WHAT THE EXERCISE ASKS -
Scan the data below for lines holding the word "temperatures", and copy each line found.

TASK INPUT -
Segment Open

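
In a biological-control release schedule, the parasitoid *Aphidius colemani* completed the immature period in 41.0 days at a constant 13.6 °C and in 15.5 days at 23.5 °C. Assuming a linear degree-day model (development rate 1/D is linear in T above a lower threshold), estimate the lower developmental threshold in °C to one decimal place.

Under the model K = D·(T − T_b), so D₁·(T₁ − T_b) = D₂·(T₂ − T_b).
41.0·(13.6 − T_b) = 15.5·(23.5 − T_b)
T_b = (41.0·13.6 − 15.5·23.5) / (41.0 − 15.5) = 193.35 / 25.5 = 7.582 °C ≈ 7.6 °C.

7.6 °C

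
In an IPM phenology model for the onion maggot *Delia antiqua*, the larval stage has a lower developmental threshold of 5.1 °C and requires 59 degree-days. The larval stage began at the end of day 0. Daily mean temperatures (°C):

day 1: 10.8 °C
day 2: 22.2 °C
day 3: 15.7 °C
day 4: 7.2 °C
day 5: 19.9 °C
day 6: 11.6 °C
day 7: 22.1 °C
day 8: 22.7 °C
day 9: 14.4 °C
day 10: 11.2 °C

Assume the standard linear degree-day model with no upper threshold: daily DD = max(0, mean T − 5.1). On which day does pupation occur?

day 7

Daily DD above 5.1 °C: 5.7, 17.1, 10.6, 2.1, 14.8, 6.5, 17.0, 17.6, 9.3, 6.1.
Cumulative: 5.7, 22.8, 33.4, 35.5, 50.3, 56.8, 73.8, 91.4, 100.7, 106.8.
The total first reaches 59 DD on day 7.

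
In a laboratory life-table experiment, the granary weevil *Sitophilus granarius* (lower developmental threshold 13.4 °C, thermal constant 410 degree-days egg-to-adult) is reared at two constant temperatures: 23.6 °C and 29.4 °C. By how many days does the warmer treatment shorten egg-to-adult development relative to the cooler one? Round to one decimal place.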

Segment Closed

EXERCISE SOLUTION -
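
In an IPM phenology model for the onion maggot *Delia antiqua*, the larval stage has a lower developmental threshold of 5.1 °C and requires 59 degree-days. The larval stage began at the end of day 0. Daily mean temperatures (°C):
In a laboratory life-table experiment, the granary weevil *Sitophilus granarius* (lower developmental threshold 13.4 °C, thermal constant 410 degree-days egg-to-adult) is reared at two constant temperatures: 23.6 °C and 29.4 °C. By how many days does the warmer treatment shorten egg-to-adult development relative to the cooler one? Round to one decimal place.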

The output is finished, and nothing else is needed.